(DATA EXTRACTS Opens)

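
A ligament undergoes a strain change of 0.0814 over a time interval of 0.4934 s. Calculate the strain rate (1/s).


strain_rate = delta_strain / delta_t
strain_rate = 0.0814 / 0.4934
strain_rate = 0.1650


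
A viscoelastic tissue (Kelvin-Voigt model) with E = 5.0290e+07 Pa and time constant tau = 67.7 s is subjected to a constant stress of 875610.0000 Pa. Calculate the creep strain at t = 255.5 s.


epsilon(t) = (sigma/E) * (1 - exp(-t/tau))
sigma/E = 875610.0000 / 5.0290e+07 = 0.0174
exp(-t/tau) = exp(-255.5 / 67.7) = 0.0230
epsilon = 0.0174 * (1 - 0.0230)
epsilon = 0.0170


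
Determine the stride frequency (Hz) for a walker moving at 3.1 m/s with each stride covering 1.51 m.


f = v / stride_length
f = 3.1 / 1.51
f = 2.0530


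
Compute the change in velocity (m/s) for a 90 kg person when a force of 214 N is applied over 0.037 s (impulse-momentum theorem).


J = F * dt = 214 * 0.037 = 7.9180 N*s
delta_v = J / m
delta_v = 7.9180 / 90
delta_v = 0.0880


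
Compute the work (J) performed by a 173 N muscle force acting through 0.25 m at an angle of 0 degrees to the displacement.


W = F * d * cos(theta)
theta = 0 deg = 0.0000 rad
cos(theta) = 1.0000
W = 173 * 0.25 * 1.0000
W = 43.2500


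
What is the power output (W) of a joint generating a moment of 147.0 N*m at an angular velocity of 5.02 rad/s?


P = M * omega
P = 147.0 * 5.02
P = 737.9400


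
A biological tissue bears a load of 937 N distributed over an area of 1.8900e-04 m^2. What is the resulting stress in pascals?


stress = F / A
stress = 937 / 1.8900e-04
stress = 4.9577e+06


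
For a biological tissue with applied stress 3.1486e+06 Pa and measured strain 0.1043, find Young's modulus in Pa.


E = stress / strain
E = 3.1486e+06 / 0.1043
E = 3.0188e+07


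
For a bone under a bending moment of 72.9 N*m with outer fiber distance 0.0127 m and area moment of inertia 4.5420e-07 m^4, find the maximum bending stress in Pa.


sigma = M * c / I
sigma = 72.9 * 0.0127 / 4.5420e-07
M * c = 0.9258
sigma = 2.0384e+06


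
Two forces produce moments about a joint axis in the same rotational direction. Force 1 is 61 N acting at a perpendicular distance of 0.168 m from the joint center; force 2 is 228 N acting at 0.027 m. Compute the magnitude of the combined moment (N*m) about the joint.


M = F1 * d1 + F2 * d2
M = 61 * 0.168 + 228 * 0.027
M = 10.2480 + 6.1560
M = 16.4040


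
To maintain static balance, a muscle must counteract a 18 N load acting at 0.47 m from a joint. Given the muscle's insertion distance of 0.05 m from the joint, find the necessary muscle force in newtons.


F_muscle = W * d_load / d_muscle
F_muscle = 18 * 0.47 / 0.05
Numerator = 8.4600
F_muscle = 169.2000


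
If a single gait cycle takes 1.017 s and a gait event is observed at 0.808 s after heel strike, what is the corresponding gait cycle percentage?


pct = (event_time / cycle_time) * 100
pct = (0.808 / 1.017) * 100
ratio = 0.7945
pct = 79.4494


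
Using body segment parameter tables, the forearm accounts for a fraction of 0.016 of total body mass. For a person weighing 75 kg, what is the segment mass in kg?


m_segment = body_mass * fraction
m_segment = 75 * 0.016
m_segment = 1.2000


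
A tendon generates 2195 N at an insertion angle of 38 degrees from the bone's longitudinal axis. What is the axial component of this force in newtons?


F_eff = F_tendon * cos(theta)
theta = 38 deg = 0.6632 rad
cos(theta) = 0.7880
F_eff = 2195 * 0.7880
F_eff = 1729.6836


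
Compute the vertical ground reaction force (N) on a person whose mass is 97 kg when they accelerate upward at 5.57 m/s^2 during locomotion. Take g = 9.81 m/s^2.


GRF = m * (g + a)
GRF = 97 * (9.81 + 5.57)
GRF = 97 * 15.3800
GRF = 1491.8600


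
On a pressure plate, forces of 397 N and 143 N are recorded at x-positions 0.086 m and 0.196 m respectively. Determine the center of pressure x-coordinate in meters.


COP_x = (F1*x1 + F2*x2) / (F1 + F2)
COP_x = (397*0.086 + 143*0.196) / (397 + 143)
Numerator = 62.1700
Denominator = 540
COP_x = 0.1151


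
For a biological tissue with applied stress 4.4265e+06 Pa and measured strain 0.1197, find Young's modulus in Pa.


E = stress / strain
E = 4.4265e+06 / 0.1197
E = 3.6980e+07


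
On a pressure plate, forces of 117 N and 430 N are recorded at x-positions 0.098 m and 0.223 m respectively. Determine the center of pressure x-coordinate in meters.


COP_x = (F1*x1 + F2*x2) / (F1 + F2)
COP_x = (117*0.098 + 430*0.223) / (117 + 430)
Numerator = 107.3560
Denominator = 547
COP_x = 0.1963


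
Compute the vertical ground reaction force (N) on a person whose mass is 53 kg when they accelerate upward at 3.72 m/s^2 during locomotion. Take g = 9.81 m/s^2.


GRF = m * (g + a)
GRF = 53 * (9.81 + 3.72)
GRF = 53 * 13.5300
GRF = 717.0900


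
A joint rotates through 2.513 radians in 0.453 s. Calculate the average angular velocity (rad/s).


omega = delta_theta / delta_t
omega = 2.513 / 0.453
omega = 5.5475


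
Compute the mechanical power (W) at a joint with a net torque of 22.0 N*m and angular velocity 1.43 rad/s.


P = M * omega
P = 22.0 * 1.43
P = 31.4600


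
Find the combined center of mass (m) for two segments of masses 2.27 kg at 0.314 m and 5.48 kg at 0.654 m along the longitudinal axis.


COM = (m1*x1 + m2*x2) / (m1 + m2)
COM = (2.27*0.314 + 5.48*0.654) / (2.27 + 5.48)
Numerator = 4.2967
Denominator = 7.7500
COM = 0.5544


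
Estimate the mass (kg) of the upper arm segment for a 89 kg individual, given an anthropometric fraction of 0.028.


m_segment = body_mass * fraction
m_segment = 89 * 0.028
m_segment = 2.4920


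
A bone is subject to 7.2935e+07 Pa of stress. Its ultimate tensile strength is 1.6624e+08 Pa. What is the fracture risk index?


FRI = applied / ultimate
FRI = 7.2935e+07 / 1.6624e+08
FRI = 0.4387


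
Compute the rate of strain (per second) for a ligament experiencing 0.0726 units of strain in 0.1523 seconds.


strain_rate = delta_strain / delta_t
strain_rate = 0.0726 / 0.1523
strain_rate = 0.4767


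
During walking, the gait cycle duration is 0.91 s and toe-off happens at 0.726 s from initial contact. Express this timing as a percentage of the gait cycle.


pct = (event_time / cycle_time) * 100
pct = (0.726 / 0.91) * 100
ratio = 0.7978
pct = 79.7802


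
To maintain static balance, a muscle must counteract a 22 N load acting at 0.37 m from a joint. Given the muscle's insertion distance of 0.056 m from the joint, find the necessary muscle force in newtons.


F_muscle = W * d_load / d_muscle
F_muscle = 22 * 0.37 / 0.056
Numerator = 8.1400
F_muscle = 145.3571


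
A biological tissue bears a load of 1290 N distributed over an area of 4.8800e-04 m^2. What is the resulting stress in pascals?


stress = F / A
stress = 1290 / 4.8800e-04
stress = 2.6434e+06


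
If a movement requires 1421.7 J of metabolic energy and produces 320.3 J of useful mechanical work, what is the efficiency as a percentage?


eta = (W_mech / E_meta) * 100
eta = (320.3 / 1421.7) * 100
ratio = 0.2253
eta = 22.5294


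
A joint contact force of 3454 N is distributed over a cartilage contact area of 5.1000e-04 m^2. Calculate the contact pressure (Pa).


P = F / A
P = 3454 / 5.1000e-04
P = 6.7725e+06


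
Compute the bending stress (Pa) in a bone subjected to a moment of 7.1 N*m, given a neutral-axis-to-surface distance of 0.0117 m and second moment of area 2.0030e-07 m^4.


sigma = M * c / I
sigma = 7.1 * 0.0117 / 2.0030e-07
M * c = 0.0831
sigma = 414727.9081


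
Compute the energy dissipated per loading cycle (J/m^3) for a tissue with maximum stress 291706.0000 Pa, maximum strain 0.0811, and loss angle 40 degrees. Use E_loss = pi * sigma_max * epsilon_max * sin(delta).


E_loss = pi * sigma_max * epsilon_max * sin(delta)
delta = 40 deg = 0.6981 rad
sin(delta) = 0.6428
E_loss = pi * 291706.0000 * 0.0811 * 0.6428
E_loss = 47773.1178


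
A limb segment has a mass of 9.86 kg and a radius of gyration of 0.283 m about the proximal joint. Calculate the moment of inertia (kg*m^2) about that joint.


I = m * k^2
I = 9.86 * 0.283^2
k^2 = 0.0801
I = 0.7897


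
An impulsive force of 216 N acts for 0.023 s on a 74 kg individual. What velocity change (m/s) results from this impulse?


J = F * dt = 216 * 0.023 = 4.9680 N*s
delta_v = J / m
delta_v = 4.9680 / 74
delta_v = 0.0671


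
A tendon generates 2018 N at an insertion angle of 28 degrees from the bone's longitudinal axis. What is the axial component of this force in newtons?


F_eff = F_tendon * cos(theta)
theta = 28 deg = 0.4887 rad
cos(theta) = 0.8829
F_eff = 2018 * 0.8829
F_eff = 1781.7882


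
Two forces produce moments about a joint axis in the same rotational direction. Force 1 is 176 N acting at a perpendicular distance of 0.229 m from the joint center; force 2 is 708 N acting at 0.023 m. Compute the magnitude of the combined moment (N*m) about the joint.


M = F1 * d1 + F2 * d2
M = 176 * 0.229 + 708 * 0.023
M = 40.3040 + 16.2840
M = 56.5880


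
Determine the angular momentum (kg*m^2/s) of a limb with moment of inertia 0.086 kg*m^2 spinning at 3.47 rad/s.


L = I * omega
L = 0.086 * 3.47
L = 0.2984


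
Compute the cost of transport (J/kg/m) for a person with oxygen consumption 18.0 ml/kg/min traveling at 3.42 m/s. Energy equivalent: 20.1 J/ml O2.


Power per kg = VO2 * 20.1 / 60
Power per kg = 18.0 * 20.1 / 60 = 6.0300 W/kg
Cost = power_per_kg / speed
Cost = 6.0300 / 3.42
Cost = 1.7632


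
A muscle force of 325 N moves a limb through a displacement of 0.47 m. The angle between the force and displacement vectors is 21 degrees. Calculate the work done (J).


W = F * d * cos(theta)
theta = 21 deg = 0.3665 rad
cos(theta) = 0.9336
W = 325 * 0.47 * 0.9336
W = 142.6044


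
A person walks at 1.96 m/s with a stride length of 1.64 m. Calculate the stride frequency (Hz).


f = v / stride_length
f = 1.96 / 1.64
f = 1.1951


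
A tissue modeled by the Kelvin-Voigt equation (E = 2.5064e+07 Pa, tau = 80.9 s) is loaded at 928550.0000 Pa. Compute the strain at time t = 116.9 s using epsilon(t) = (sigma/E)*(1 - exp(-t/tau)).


epsilon(t) = (sigma/E) * (1 - exp(-t/tau))
sigma/E = 928550.0000 / 2.5064e+07 = 0.0370
exp(-t/tau) = exp(-116.9 / 80.9) = 0.2357
epsilon = 0.0370 * (1 - 0.2357)
epsilon = 0.0283


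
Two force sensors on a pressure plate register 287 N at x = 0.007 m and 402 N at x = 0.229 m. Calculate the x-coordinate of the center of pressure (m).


COP_x = (F1*x1 + F2*x2) / (F1 + F2)
COP_x = (287*0.007 + 402*0.229) / (287 + 402)
Numerator = 94.0670
Denominator = 689
COP_x = 0.1365


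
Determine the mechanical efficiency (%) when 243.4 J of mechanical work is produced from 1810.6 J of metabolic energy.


eta = (W_mech / E_meta) * 100
eta = (243.4 / 1810.6) * 100
ratio = 0.1344
eta = 13.4431


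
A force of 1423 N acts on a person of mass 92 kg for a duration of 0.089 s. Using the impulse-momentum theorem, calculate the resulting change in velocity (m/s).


J = F * dt = 1423 * 0.089 = 126.6470 N*s
delta_v = J / m
delta_v = 126.6470 / 92
delta_v = 1.3766


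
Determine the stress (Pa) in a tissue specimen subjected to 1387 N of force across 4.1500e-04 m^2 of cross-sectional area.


stress = F / A
stress = 1387 / 4.1500e-04
stress = 3.3422e+06


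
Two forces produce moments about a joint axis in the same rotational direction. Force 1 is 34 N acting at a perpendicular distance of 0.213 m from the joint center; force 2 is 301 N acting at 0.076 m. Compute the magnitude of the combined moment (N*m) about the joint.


M = F1 * d1 + F2 * d2
M = 34 * 0.213 + 301 * 0.076
M = 7.2420 + 22.8760
M = 30.1180


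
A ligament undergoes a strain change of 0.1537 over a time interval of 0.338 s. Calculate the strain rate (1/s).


strain_rate = delta_strain / delta_t
strain_rate = 0.1537 / 0.338
strain_rate = 0.4547


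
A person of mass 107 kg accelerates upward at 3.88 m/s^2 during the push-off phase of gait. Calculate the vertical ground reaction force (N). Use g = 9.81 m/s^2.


GRF = m * (g + a)
GRF = 107 * (9.81 + 3.88)
GRF = 107 * 13.6900
GRF = 1464.8300


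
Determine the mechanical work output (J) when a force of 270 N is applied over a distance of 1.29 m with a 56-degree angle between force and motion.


W = F * d * cos(theta)
theta = 56 deg = 0.9774 rad
cos(theta) = 0.5592
W = 270 * 1.29 * 0.5592
W = 194.7669


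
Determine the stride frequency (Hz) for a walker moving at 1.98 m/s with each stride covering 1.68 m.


f = v / stride_length
f = 1.98 / 1.68
f = 1.1786


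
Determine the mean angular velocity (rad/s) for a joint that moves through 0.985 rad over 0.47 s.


omega = delta_theta / delta_t
omega = 0.985 / 0.47
omega = 2.0957


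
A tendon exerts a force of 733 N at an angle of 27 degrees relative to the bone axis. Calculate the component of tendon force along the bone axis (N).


F_eff = F_tendon * cos(theta)
theta = 27 deg = 0.4712 rad
cos(theta) = 0.8910
F_eff = 733 * 0.8910
F_eff = 653.1078


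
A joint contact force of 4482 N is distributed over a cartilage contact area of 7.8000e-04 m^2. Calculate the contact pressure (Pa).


P = F / A
P = 4482 / 7.8000e-04
P = 5.7462e+06


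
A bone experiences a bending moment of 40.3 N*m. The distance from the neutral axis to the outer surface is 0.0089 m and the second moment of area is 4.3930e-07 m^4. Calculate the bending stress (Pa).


sigma = M * c / I
sigma = 40.3 * 0.0089 / 4.3930e-07
M * c = 0.3587
sigma = 816458.0014


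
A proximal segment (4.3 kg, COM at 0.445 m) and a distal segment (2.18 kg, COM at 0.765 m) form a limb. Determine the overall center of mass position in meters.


COM = (m1*x1 + m2*x2) / (m1 + m2)
COM = (4.3*0.445 + 2.18*0.765) / (4.3 + 2.18)
Numerator = 3.5812
Denominator = 6.4800
COM = 0.5527


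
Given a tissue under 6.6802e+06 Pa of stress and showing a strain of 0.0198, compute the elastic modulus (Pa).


E = stress / strain
E = 6.6802e+06 / 0.0198
E = 3.3738e+08


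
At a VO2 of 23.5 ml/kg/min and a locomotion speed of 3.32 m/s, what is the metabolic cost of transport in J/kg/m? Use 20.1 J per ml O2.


Power per kg = VO2 * 20.1 / 60
Power per kg = 23.5 * 20.1 / 60 = 7.8725 W/kg
Cost = power_per_kg / speed
Cost = 7.8725 / 3.32
Cost = 2.3712


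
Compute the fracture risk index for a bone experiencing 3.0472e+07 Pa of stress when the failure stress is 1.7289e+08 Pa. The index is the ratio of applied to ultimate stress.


FRI = applied / ultimate
FRI = 3.0472e+07 / 1.7289e+08
FRI = 0.1763


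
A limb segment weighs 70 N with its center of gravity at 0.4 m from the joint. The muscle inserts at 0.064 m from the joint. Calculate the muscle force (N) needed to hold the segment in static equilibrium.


F_muscle = W * d_load / d_muscle
F_muscle = 70 * 0.4 / 0.064
Numerator = 28.0000
F_muscle = 437.5000


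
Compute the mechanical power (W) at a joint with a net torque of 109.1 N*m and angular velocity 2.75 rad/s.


P = M * omega
P = 109.1 * 2.75
P = 300.0250


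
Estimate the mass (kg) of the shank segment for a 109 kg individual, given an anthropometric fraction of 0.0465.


m_segment = body_mass * fraction
m_segment = 109 * 0.0465
m_segment = 5.0685


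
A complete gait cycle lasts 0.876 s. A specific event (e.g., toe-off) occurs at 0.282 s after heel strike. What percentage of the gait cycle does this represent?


pct = (event_time / cycle_time) * 100
pct = (0.282 / 0.876) * 100
ratio = 0.3219
pct = 32.1918


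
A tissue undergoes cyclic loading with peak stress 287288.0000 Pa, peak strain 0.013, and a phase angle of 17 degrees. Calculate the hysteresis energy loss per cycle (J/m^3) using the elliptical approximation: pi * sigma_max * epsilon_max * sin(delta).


E_loss = pi * sigma_max * epsilon_max * sin(delta)
delta = 17 deg = 0.2967 rad
sin(delta) = 0.2924
E_loss = pi * 287288.0000 * 0.013 * 0.2924
E_loss = 3430.4102


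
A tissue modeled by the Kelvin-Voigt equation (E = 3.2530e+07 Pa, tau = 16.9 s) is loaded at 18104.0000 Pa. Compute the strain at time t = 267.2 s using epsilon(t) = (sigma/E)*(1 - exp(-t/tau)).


epsilon(t) = (sigma/E) * (1 - exp(-t/tau))
sigma/E = 18104.0000 / 3.2530e+07 = 5.5653e-04
exp(-t/tau) = exp(-267.2 / 16.9) = 1.3599e-07
epsilon = 5.5653e-04 * (1 - 1.3599e-07)
epsilon = 5.5653e-04


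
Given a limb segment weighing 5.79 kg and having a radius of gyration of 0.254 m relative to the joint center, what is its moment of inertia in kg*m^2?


I = m * k^2
I = 5.79 * 0.254^2
k^2 = 0.0645
I = 0.3735


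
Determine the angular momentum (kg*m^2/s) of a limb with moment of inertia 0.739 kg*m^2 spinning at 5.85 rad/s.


L = I * omega
L = 0.739 * 5.85
L = 4.3232


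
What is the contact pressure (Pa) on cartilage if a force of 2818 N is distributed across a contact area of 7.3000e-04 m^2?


P = F / A
P = 2818 / 7.3000e-04
P = 3.8603e+06


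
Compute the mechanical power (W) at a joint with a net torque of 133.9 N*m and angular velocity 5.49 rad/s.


P = M * omega
P = 133.9 * 5.49
P = 735.1110


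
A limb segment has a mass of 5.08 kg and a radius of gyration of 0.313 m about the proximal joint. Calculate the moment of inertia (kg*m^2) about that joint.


I = m * k^2
I = 5.08 * 0.313^2
k^2 = 0.0980
I = 0.4977


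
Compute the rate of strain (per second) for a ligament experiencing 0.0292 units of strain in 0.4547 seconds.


strain_rate = delta_strain / delta_t
strain_rate = 0.0292 / 0.4547
strain_rate = 0.0642


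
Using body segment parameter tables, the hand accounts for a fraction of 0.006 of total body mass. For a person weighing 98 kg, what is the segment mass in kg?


m_segment = body_mass * fraction
m_segment = 98 * 0.006
m_segment = 0.5880


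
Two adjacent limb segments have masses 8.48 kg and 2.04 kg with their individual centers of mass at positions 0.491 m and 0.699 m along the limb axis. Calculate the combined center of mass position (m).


COM = (m1*x1 + m2*x2) / (m1 + m2)
COM = (8.48*0.491 + 2.04*0.699) / (8.48 + 2.04)
Numerator = 5.5896
Denominator = 10.5200
COM = 0.5313


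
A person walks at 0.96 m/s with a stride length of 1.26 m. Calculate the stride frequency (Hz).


f = v / stride_length
f = 0.96 / 1.26
f = 0.7619


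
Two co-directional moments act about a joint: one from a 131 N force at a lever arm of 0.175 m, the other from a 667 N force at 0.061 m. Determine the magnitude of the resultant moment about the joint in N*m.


M = F1 * d1 + F2 * d2
M = 131 * 0.175 + 667 * 0.061
M = 22.9250 + 40.6870
M = 63.6120


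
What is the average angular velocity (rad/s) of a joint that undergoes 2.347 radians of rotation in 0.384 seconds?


omega = delta_theta / delta_t
omega = 2.347 / 0.384
omega = 6.1120


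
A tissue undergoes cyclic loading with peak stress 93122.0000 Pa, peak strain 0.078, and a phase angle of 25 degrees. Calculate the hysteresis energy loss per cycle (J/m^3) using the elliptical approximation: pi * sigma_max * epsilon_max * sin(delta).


E_loss = pi * sigma_max * epsilon_max * sin(delta)
delta = 25 deg = 0.4363 rad
sin(delta) = 0.4226
E_loss = pi * 93122.0000 * 0.078 * 0.4226
E_loss = 9643.7297


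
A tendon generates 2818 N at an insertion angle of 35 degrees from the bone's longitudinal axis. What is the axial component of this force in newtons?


F_eff = F_tendon * cos(theta)
theta = 35 deg = 0.6109 rad
cos(theta) = 0.8192
F_eff = 2818 * 0.8192
F_eff = 2308.3705


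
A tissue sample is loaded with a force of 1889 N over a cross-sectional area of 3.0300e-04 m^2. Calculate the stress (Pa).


stress = F / A
stress = 1889 / 3.0300e-04
stress = 6.2343e+06


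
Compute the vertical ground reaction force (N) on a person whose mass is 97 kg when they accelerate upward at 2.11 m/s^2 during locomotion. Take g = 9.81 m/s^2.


GRF = m * (g + a)
GRF = 97 * (9.81 + 2.11)
GRF = 97 * 11.9200
GRF = 1156.2400


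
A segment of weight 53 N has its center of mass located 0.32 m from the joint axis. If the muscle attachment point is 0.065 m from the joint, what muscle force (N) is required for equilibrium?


F_muscle = W * d_load / d_muscle
F_muscle = 53 * 0.32 / 0.065
Numerator = 16.9600
F_muscle = 260.9231


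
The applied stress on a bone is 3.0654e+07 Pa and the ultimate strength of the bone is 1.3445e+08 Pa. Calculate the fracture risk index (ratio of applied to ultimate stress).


FRI = applied / ultimate
FRI = 3.0654e+07 / 1.3445e+08
FRI = 0.2280


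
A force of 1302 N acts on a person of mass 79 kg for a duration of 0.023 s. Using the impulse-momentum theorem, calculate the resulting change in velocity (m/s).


J = F * dt = 1302 * 0.023 = 29.9460 N*s
delta_v = J / m
delta_v = 29.9460 / 79
delta_v = 0.3791


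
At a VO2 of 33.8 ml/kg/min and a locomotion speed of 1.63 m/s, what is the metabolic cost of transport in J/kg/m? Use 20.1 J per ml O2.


Power per kg = VO2 * 20.1 / 60
Power per kg = 33.8 * 20.1 / 60 = 11.3230 W/kg
Cost = power_per_kg / speed
Cost = 11.3230 / 1.63
Cost = 6.9466


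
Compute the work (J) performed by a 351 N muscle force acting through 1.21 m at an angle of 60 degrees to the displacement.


W = F * d * cos(theta)
theta = 60 deg = 1.0472 rad
cos(theta) = 0.5000
W = 351 * 1.21 * 0.5000
W = 212.3550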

(DATA EXTRACTS Closes)

> AIM OF THE EXERCISE: Return, without any change, only the lines from the one containing "Compute the work (J) performed by a 351" through the last line of the entries above.

> ANSWER FOR THE TASK:
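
Compute the work (J) performed by a 351 N muscle force acting through 1.21 m at an angle of 60 degrees to the displacement.


W = F * d * cos(theta)
theta = 60 deg = 1.0472 rad
cos(theta) = 0.5000
W = 351 * 1.21 * 0.5000
W = 212.3550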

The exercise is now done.